● WHAT TO PRODUCE
Set down exactly the lines in the records below that run from the line with "Receiver noise figure" to the line with "Radar frequency = 2", inclusive, and nothing more.

● RECORDED DATA
◇ ◇ ◇ ◇ ◇ ◇ ◇
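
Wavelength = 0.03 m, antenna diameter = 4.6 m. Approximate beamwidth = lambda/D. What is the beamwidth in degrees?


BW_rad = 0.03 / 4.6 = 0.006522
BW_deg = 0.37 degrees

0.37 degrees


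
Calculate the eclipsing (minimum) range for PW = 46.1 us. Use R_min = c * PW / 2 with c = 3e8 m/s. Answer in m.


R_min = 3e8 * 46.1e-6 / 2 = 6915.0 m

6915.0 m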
◇ ◇ ◇ ◇ ◇ ◇ ◇
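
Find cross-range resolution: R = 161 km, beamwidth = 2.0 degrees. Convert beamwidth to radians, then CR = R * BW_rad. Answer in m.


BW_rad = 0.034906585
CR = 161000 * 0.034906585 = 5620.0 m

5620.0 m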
◇ ◇ ◇ ◇ ◇ ◇ ◇
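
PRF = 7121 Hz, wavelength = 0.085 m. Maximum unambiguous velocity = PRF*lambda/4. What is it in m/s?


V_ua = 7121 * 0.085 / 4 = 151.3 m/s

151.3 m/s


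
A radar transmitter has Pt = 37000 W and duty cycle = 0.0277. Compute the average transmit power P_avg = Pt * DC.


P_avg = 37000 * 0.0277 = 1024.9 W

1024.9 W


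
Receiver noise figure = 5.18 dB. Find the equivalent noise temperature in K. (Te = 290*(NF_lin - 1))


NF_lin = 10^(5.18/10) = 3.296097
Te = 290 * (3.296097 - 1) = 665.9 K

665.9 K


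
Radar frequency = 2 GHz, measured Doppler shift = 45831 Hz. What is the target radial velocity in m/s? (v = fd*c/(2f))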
◇ ◇ ◇ ◇ ◇ ◇ ◇
● RESULT
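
Receiver noise figure = 5.18 dB. Find the equivalent noise temperature in K. (Te = 290*(NF_lin - 1))


NF_lin = 10^(5.18/10) = 3.296097
Te = 290 * (3.296097 - 1) = 665.9 K

665.9 K


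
Radar frequency = 2 GHz, measured Doppler shift = 45831 Hz. What is the target radial velocity in m/s? (v = fd*c/(2f))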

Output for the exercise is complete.